(Beginning of DATASET EXCERPTS)
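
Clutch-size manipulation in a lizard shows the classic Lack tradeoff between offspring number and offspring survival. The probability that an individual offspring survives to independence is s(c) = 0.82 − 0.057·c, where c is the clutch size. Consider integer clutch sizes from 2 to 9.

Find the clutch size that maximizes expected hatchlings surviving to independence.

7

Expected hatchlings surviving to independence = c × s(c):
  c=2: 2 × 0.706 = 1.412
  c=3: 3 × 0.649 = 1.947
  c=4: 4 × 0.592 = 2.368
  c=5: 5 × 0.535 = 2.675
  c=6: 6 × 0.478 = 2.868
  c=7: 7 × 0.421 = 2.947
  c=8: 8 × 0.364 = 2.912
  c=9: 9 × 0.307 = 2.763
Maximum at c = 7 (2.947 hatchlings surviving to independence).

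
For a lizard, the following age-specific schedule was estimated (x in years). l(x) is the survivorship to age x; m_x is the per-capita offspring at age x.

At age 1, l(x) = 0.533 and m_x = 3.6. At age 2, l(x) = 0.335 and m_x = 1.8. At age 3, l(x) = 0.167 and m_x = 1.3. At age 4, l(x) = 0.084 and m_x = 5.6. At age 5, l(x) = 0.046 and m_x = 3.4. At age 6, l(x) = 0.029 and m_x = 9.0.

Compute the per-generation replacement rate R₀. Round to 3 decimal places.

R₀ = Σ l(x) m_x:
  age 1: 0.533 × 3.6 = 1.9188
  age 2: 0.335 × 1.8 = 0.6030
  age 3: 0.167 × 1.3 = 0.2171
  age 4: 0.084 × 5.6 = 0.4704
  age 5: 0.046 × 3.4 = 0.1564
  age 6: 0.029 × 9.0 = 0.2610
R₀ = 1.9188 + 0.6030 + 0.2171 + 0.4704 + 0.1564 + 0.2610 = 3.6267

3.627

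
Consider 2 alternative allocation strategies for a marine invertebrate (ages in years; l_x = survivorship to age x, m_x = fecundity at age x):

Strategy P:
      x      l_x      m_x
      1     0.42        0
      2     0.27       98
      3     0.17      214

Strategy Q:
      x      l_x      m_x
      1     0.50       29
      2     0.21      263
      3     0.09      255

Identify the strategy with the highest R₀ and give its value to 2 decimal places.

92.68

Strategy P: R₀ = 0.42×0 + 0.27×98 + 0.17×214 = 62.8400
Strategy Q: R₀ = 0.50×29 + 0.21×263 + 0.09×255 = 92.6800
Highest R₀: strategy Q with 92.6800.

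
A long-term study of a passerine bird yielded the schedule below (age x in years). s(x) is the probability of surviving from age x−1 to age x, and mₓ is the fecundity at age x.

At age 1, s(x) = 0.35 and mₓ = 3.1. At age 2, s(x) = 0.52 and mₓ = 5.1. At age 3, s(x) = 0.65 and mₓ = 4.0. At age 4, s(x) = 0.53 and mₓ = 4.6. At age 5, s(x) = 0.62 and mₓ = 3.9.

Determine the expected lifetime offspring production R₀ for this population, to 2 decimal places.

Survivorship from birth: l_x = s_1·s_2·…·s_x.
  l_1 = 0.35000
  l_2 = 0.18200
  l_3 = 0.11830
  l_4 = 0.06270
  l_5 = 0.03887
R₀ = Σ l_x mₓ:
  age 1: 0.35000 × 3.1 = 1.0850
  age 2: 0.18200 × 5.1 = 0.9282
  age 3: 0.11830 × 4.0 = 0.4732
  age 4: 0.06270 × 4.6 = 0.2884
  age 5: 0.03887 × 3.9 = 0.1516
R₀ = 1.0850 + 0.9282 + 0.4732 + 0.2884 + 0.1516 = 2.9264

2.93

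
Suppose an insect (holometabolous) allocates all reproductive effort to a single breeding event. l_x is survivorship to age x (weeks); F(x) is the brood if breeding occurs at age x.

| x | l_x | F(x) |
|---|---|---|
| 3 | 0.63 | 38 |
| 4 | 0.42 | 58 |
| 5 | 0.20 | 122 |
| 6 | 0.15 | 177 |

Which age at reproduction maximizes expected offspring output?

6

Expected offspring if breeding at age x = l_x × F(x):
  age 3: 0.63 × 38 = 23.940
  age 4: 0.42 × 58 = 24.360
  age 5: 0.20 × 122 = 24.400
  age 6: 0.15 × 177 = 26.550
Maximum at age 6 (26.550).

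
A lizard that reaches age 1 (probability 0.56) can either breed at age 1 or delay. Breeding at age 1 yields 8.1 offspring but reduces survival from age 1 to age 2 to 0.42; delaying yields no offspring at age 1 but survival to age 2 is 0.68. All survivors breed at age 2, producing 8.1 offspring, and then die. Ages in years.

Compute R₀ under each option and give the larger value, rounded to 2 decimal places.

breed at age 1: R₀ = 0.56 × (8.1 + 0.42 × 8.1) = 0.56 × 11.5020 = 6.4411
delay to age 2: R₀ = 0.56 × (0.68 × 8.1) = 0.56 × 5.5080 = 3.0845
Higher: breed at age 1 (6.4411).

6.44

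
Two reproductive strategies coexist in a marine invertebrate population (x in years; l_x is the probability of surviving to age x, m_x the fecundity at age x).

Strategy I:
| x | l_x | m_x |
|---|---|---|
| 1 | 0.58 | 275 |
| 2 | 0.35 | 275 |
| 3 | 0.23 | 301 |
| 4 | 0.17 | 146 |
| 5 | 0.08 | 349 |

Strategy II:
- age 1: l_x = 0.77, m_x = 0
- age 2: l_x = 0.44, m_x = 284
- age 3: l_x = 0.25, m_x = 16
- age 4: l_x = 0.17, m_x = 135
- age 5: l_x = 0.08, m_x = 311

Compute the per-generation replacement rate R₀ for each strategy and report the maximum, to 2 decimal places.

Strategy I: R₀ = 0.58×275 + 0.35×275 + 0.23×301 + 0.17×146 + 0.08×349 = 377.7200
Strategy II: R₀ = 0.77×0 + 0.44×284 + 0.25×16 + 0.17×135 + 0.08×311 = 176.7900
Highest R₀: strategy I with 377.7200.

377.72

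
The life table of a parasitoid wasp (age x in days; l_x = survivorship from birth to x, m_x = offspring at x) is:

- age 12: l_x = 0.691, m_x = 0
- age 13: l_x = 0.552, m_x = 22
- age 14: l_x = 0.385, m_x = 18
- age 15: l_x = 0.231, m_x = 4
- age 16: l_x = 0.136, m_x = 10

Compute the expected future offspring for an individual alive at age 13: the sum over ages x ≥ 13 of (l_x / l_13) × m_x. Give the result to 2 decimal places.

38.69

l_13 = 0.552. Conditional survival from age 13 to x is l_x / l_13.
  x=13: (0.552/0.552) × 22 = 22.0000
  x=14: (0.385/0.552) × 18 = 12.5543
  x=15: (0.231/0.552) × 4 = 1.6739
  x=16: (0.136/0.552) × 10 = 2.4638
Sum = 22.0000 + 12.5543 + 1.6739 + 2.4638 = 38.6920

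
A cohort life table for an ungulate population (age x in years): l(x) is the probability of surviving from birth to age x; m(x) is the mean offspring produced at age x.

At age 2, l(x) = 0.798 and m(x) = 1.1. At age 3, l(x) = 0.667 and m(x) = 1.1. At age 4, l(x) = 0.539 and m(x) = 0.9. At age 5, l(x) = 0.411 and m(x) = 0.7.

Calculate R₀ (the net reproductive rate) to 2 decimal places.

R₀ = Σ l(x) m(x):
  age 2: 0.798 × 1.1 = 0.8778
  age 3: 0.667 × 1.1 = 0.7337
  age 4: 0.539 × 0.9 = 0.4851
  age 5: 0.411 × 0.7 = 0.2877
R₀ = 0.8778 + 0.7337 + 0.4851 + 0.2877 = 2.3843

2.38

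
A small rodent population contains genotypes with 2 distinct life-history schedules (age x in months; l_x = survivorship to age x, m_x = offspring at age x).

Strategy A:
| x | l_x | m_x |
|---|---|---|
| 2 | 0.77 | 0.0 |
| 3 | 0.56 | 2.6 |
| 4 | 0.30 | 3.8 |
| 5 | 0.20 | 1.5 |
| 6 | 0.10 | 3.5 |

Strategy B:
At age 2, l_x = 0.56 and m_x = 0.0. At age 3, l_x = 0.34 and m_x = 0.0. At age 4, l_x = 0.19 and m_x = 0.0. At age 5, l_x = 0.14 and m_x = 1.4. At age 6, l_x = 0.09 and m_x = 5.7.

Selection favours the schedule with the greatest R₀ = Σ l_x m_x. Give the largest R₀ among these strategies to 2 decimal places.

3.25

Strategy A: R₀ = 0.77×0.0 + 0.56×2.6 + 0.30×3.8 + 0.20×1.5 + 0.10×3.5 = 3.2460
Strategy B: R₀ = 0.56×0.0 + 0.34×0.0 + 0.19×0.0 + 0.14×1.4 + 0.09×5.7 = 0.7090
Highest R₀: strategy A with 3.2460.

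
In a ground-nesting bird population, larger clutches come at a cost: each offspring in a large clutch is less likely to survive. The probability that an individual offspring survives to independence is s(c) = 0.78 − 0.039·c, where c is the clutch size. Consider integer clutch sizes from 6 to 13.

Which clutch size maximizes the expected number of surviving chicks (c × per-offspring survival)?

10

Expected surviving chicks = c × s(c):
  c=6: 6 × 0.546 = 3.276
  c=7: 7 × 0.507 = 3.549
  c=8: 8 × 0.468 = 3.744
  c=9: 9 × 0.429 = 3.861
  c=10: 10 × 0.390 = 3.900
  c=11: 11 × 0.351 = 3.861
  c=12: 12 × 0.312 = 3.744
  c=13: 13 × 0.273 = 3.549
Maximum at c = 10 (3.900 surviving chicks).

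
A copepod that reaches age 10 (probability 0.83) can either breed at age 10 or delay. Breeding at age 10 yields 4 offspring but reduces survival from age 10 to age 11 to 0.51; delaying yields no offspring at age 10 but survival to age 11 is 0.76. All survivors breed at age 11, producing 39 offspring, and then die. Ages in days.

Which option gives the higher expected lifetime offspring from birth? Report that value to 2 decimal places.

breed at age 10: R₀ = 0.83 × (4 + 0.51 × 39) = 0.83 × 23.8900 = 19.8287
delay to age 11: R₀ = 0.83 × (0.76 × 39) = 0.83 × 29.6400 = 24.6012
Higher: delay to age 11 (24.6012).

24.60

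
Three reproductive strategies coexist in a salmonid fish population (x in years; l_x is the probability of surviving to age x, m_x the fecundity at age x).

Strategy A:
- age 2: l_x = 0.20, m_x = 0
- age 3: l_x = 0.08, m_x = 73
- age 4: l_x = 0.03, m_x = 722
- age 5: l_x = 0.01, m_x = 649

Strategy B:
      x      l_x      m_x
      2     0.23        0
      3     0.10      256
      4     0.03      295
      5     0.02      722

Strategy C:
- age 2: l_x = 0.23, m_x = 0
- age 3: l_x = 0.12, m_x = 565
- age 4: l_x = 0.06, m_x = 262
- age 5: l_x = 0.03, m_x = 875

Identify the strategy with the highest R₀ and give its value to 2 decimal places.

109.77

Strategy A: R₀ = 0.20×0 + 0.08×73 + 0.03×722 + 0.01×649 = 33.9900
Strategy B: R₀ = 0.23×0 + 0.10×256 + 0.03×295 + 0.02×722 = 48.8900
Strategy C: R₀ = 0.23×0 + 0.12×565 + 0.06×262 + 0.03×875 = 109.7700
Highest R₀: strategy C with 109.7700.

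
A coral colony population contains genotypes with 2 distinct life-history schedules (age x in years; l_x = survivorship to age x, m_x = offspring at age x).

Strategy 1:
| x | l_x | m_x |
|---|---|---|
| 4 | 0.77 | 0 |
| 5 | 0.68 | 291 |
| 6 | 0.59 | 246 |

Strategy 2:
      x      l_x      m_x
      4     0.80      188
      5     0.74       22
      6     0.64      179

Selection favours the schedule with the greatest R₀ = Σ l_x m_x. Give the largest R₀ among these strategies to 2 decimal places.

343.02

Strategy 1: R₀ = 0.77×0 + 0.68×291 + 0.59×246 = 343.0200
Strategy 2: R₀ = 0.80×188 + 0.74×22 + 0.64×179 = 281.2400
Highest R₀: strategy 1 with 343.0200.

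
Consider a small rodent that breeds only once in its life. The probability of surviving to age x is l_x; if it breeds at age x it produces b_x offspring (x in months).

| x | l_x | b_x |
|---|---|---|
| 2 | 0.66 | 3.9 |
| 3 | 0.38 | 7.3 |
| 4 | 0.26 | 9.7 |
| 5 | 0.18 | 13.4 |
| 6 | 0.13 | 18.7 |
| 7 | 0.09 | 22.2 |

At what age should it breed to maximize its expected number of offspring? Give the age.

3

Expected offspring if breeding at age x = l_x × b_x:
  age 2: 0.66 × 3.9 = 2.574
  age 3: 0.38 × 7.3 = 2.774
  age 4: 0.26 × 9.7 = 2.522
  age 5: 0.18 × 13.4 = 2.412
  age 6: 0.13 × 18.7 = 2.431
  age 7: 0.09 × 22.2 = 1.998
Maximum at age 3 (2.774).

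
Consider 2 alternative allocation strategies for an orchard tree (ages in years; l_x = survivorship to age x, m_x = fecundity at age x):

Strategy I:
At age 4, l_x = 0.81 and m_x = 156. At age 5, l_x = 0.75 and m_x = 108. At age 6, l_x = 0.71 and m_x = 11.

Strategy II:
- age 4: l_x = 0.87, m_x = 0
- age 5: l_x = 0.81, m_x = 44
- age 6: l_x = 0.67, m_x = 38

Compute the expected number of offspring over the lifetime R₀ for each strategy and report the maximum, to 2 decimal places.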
(End of DATASET EXCERPTS)
TASK REQUIREMENTS:
Repeat only the stretch of lines starting at the one containing "At age 4, l_x = 0.81" and running to the final line of the entries above.

THE ANSWER:
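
At age 4, l_x = 0.81 and m_x = 156. At age 5, l_x = 0.75 and m_x = 108. At age 6, l_x = 0.71 and m_x = 11.

Strategy II:
- age 4: l_x = 0.87, m_x = 0
- age 5: l_x = 0.81, m_x = 44
- age 6: l_x = 0.67, m_x = 38

Compute the expected number of offspring over the lifetime R₀ for each strategy and report the maximum, to 2 decimal places.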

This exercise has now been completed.